Extracted records:

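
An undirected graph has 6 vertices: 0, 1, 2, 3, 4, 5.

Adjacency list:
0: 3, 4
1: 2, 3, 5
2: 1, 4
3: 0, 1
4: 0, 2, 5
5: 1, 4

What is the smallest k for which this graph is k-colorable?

3

The cycle 4-5-1-3-0-4 has odd length 5, so it cannot be 2-colored; at least 3 colors are needed.
3 colors suffice: color red → {1, 4}; color blue → {2, 3, 5}; color green → {0}. Every edge joins two different colors.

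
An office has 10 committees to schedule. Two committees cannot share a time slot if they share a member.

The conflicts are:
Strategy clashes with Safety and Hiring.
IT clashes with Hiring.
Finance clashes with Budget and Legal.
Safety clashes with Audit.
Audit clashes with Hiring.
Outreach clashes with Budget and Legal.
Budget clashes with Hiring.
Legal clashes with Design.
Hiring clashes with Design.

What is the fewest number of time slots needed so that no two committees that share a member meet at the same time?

3

The cycle Legal-Design-Hiring-Budget-Outreach-Legal has odd length 5, so it cannot be 2-colored; at least 3 time slots are needed.
3 time slots suffice: time slot 1 → {Safety, Legal, Hiring}; time slot 2 → {Strategy, IT, Audit, Budget, Design}; time slot 3 → {Finance, Outreach}. Every pair that conflicts lands in different time slots.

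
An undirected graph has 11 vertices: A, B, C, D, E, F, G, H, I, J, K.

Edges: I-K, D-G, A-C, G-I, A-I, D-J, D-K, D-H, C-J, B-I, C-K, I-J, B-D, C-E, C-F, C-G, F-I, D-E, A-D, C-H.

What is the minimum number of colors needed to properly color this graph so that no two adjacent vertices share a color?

G and I are adjacent, so at least 2 colors are needed.
A valid assignment using 2 colors: A=2, B=2, C=1, D=1, E=2, F=2, G=2, H=2, I=1, J=2, K=2. Each edge has distinct colors on its endpoints.

2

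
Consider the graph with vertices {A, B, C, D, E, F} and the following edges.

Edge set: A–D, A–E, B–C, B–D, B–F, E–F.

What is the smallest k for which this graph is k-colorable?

3

The cycle E-F-B-D-A-E has odd length 5, so it cannot be 2-colored; at least 3 colors are needed.
3 colors suffice: color 1 → {B, E}; color 2 → {C, D, F}; color 3 → {A}. Each edge has distinct colors on its endpoints.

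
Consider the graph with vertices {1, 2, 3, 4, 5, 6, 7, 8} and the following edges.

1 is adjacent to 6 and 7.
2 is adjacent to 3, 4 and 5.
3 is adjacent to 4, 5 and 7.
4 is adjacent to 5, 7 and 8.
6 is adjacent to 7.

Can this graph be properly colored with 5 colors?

The chromatic number is 4. 2, 3, 4, 5 are pairwise adjacent (a clique of size 4), so at least 4 colors are needed.
4 colors suffice: color a → {4, 6}; color b → {2, 7, 8}; color c → {1, 3}; color d → {5}.
Since 5 ≥ 4, a proper 5-coloring certainly exists.

Yes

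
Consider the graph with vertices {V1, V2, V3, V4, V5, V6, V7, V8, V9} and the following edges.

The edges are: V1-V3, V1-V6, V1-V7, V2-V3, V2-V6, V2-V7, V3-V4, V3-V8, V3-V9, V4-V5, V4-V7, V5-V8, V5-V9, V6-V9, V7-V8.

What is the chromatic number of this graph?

2

V4 and V5 are adjacent, so at least 2 colors are needed.
One proper 2-coloring: V1=2, V2=2, V3=1, V4=2, V5=1, V6=1, V7=1, V8=2, V9=2. Every edge joins two different colors.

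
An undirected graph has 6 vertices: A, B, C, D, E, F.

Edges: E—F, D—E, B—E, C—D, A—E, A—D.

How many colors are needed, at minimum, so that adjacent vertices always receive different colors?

3

A, D, E form a triangle, so at least 3 colors are needed.
3 colors suffice: A=3, B=2, C=1, D=2, E=1, F=2. No two adjacent vertices share a color.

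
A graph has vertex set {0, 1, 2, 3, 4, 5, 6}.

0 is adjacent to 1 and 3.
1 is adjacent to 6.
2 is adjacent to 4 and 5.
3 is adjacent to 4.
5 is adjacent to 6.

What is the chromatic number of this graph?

3

The cycle 1-0-3-4-2-5-6-1 has odd length 7, so it cannot be 2-colored; at least 3 colors are needed.
3 colors suffice: color red → {0, 4, 6}; color blue → {1, 2, 3}; color green → {5}. Every edge joins two different colors.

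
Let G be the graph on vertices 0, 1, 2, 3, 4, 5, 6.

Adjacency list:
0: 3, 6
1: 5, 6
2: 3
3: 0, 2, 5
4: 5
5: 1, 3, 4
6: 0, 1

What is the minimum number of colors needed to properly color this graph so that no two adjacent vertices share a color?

The cycle 1-5-3-0-6-1 has odd length 5, so it cannot be 2-colored; at least 3 colors are needed.
3 colors suffice: 0=green, 1=red, 2=blue, 3=red, 4=red, 5=blue, 6=blue. Every edge joins two different colors.

3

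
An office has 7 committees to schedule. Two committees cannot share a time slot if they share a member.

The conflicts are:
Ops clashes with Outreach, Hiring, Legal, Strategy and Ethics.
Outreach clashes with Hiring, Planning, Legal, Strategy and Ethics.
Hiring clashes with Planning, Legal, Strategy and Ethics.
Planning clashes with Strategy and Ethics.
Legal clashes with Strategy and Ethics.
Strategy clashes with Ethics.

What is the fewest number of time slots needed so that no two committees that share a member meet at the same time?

6

Ops, Outreach, Hiring, Legal, Strategy, Ethics are mutually in conflict, so at least 6 time slots are needed.
6 time slots suffice: Ops=5, Outreach=2, Hiring=4, Planning=5, Legal=6, Strategy=1, Ethics=3. Every pair that conflicts lands in different time slots.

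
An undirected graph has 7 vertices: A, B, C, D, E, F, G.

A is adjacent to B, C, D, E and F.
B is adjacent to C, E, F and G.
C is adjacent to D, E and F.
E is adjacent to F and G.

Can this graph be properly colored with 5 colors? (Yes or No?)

The chromatic number is 5. A, B, C, E, F are pairwise adjacent (a clique of size 5), so at least 5 colors are needed.
5 colors suffice: A=3, B=1, C=2, D=1, E=4, F=5, G=2.
That is already a proper 5-coloring.

Yes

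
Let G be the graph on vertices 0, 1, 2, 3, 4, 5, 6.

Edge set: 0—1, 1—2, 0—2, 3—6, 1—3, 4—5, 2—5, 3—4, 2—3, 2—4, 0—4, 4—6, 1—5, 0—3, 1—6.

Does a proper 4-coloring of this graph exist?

The chromatic number is 4. 0, 1, 2, 3 form a clique, so at least 4 colors are needed.
One proper 4-coloring: 0=d, 1=c, 2=a, 3=b, 4=c, 5=b, 6=a.
That is already a proper 4-coloring.

Yes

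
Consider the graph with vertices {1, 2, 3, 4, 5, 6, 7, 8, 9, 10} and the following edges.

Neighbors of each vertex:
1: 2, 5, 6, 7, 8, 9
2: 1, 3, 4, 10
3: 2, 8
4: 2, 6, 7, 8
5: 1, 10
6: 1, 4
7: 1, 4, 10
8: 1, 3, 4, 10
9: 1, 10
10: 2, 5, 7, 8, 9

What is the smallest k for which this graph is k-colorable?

2

2 and 4 are adjacent, so at least 2 colors are needed.
A valid assignment using 2 colors: 1=red, 2=blue, 3=red, 4=red, 5=blue, 6=blue, 7=blue, 8=blue, 9=blue, 10=red. Every edge joins two different colors.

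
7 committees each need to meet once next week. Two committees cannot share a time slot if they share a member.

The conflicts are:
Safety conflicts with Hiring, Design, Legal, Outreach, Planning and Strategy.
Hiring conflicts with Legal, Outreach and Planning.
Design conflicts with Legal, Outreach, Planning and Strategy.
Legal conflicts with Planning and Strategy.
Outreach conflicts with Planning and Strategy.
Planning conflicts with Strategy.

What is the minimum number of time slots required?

Safety, Design, Legal, Planning, Strategy pairwise conflict, so at least 5 time slots are needed.
5 time slots suffice: time slot 1 → {Planning}; time slot 2 → {Safety}; time slot 3 → {Hiring, Design}; time slot 4 → {Strategy}; time slot 5 → {Legal, Outreach}. No two conflicting committees share a time slot.

5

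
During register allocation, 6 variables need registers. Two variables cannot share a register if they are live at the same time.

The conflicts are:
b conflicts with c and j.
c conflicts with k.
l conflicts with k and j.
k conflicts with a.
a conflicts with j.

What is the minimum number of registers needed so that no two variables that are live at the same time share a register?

The cycle b-j-a-k-c-b has odd length 5, so it cannot be 2-colored; at least 3 registers are needed.
3 registers suffice: b=2, c=3, l=2, k=1, a=2, j=1. No two conflicting variables share a register.

3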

## EXERCISE PROMPT
This exercise requires the number of lines in the entries holding the word "office", written alone.

## SOLUTION
2